DESCRIPTION OF THE TASK: Of the entries below, return exactly those lines that fall between the one containing "Pilates Bootcamp runs" and the one containing "A reservation ending", the two end lines included.

- - -

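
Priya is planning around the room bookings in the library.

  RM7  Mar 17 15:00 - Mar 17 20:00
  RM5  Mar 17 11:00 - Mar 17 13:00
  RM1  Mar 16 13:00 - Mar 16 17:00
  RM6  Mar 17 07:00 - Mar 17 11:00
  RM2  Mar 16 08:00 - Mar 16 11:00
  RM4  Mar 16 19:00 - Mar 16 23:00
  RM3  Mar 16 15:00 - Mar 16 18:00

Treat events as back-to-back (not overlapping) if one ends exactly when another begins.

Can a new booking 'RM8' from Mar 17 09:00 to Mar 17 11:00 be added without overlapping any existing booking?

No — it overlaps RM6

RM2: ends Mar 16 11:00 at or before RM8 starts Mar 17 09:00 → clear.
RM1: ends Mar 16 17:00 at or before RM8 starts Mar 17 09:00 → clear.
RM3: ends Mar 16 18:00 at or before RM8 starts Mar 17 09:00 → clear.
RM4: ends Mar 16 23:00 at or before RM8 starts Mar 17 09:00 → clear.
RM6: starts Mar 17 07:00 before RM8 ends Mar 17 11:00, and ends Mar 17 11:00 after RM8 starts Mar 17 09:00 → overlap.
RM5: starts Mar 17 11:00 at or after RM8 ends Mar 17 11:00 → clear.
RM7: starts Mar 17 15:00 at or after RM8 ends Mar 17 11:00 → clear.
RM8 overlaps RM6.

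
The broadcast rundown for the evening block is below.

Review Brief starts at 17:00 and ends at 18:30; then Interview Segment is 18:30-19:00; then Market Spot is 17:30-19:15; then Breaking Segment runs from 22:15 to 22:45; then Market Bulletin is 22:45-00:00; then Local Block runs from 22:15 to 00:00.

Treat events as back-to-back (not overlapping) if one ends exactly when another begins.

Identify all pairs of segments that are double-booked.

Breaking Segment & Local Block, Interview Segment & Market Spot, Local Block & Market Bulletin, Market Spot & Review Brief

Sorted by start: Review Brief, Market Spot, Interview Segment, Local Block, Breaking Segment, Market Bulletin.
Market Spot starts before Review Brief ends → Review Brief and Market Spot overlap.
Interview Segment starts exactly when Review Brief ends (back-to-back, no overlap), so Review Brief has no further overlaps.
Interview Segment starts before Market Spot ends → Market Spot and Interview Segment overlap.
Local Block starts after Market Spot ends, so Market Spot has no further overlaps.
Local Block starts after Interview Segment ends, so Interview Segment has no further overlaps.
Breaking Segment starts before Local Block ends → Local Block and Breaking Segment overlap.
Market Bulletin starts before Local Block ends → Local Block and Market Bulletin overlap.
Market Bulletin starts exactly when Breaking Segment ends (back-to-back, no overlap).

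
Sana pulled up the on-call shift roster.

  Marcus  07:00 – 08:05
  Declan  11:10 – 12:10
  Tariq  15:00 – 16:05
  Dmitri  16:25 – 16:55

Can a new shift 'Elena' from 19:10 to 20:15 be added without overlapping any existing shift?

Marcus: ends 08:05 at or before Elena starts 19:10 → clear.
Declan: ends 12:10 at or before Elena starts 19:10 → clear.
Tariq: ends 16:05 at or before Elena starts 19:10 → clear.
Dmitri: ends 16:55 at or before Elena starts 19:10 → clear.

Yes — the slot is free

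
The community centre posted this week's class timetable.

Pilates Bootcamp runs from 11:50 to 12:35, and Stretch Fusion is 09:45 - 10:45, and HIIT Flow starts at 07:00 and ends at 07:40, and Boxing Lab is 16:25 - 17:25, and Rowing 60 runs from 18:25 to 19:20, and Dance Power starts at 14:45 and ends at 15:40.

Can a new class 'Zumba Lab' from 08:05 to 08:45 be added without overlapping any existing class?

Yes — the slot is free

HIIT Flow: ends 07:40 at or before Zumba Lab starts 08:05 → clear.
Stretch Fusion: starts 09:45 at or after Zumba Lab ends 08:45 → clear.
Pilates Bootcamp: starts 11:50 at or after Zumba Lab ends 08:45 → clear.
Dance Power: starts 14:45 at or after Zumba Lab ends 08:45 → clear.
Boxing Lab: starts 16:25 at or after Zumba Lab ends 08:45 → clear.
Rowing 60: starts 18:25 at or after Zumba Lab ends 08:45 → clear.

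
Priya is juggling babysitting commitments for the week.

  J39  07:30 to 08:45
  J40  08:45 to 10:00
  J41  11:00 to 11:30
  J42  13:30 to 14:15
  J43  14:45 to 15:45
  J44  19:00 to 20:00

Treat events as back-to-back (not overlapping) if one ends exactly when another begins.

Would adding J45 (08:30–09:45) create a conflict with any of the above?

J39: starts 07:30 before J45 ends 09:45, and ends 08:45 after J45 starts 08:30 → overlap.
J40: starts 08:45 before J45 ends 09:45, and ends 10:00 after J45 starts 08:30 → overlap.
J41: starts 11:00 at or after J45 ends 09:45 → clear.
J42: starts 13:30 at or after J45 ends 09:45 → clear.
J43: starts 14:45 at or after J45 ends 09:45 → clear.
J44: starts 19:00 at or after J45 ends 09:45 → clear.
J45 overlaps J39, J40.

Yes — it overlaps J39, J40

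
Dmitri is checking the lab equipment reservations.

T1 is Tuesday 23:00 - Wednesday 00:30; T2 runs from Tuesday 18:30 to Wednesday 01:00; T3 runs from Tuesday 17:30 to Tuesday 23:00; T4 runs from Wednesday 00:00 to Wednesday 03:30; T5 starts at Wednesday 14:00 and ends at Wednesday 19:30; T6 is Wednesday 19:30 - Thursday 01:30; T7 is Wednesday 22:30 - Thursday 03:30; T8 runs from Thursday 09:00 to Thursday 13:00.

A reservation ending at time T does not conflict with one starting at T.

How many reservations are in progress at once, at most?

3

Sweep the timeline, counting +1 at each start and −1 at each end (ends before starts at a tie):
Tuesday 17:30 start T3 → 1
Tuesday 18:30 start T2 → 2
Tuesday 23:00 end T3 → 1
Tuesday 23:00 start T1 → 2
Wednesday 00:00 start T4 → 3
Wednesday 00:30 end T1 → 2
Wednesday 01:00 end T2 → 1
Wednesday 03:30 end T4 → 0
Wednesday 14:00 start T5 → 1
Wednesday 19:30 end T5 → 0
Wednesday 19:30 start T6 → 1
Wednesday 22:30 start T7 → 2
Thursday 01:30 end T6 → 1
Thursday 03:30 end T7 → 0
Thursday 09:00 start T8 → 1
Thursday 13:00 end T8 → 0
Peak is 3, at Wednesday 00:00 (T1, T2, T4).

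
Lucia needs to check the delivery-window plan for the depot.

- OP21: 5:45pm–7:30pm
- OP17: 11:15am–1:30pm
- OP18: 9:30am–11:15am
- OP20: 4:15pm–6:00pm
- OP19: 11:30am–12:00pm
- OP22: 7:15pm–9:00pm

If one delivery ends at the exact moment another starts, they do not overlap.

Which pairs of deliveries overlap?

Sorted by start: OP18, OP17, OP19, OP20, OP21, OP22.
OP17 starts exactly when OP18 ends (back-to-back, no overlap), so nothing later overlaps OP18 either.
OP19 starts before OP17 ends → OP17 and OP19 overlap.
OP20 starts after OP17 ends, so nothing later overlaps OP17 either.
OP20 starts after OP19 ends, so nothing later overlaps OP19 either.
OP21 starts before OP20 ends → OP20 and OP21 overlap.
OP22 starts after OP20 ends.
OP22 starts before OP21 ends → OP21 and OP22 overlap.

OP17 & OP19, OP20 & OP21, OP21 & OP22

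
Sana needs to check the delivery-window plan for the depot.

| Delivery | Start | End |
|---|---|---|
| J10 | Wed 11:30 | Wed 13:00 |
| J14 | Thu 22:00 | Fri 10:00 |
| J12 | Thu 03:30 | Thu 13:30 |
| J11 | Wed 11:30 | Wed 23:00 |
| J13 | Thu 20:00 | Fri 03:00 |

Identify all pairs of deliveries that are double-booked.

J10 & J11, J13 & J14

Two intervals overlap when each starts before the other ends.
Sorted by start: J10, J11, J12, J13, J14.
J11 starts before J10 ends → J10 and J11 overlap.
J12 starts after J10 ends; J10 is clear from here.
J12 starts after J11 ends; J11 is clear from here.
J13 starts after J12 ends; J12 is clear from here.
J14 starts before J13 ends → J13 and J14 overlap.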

- - -

RESULT FOR THIS EXERCISE:
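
Pilates Bootcamp runs from 11:50 to 12:35, and Stretch Fusion is 09:45 - 10:45, and HIIT Flow starts at 07:00 and ends at 07:40, and Boxing Lab is 16:25 - 17:25, and Rowing 60 runs from 18:25 to 19:20, and Dance Power starts at 14:45 and ends at 15:40.

Can a new class 'Zumba Lab' from 08:05 to 08:45 be added without overlapping any existing class?

Yes — the slot is free

HIIT Flow: ends 07:40 at or before Zumba Lab starts 08:05 → clear.
Stretch Fusion: starts 09:45 at or after Zumba Lab ends 08:45 → clear.
Pilates Bootcamp: starts 11:50 at or after Zumba Lab ends 08:45 → clear.
Dance Power: starts 14:45 at or after Zumba Lab ends 08:45 → clear.
Boxing Lab: starts 16:25 at or after Zumba Lab ends 08:45 → clear.
Rowing 60: starts 18:25 at or after Zumba Lab ends 08:45 → clear.

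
Priya is juggling babysitting commitments for the week.

  J39  07:30 to 08:45
  J40  08:45 to 10:00
  J41  11:00 to 11:30
  J42  13:30 to 14:15
  J43  14:45 to 15:45
  J44  19:00 to 20:00

Treat events as back-to-back (not overlapping) if one ends exactly when another begins.

Would adding J45 (08:30–09:45) create a conflict with any of the above?

J39: starts 07:30 before J45 ends 09:45, and ends 08:45 after J45 starts 08:30 → overlap.
J40: starts 08:45 before J45 ends 09:45, and ends 10:00 after J45 starts 08:30 → overlap.
J41: starts 11:00 at or after J45 ends 09:45 → clear.
J42: starts 13:30 at or after J45 ends 09:45 → clear.
J43: starts 14:45 at or after J45 ends 09:45 → clear.
J44: starts 19:00 at or after J45 ends 09:45 → clear.
J45 overlaps J39, J40.

Yes — it overlaps J39, J40

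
Dmitri is checking the lab equipment reservations.

T1 is Tuesday 23:00 - Wednesday 00:30; T2 runs from Tuesday 18:30 to Wednesday 01:00; T3 runs from Tuesday 17:30 to Tuesday 23:00; T4 runs from Wednesday 00:00 to Wednesday 03:30; T5 starts at Wednesday 14:00 and ends at Wednesday 19:30; T6 is Wednesday 19:30 - Thursday 01:30; T7 is Wednesday 22:30 - Thursday 03:30; T8 runs from Thursday 09:00 to Thursday 13:00.

A reservation ending at time T does not conflict with one starting at T.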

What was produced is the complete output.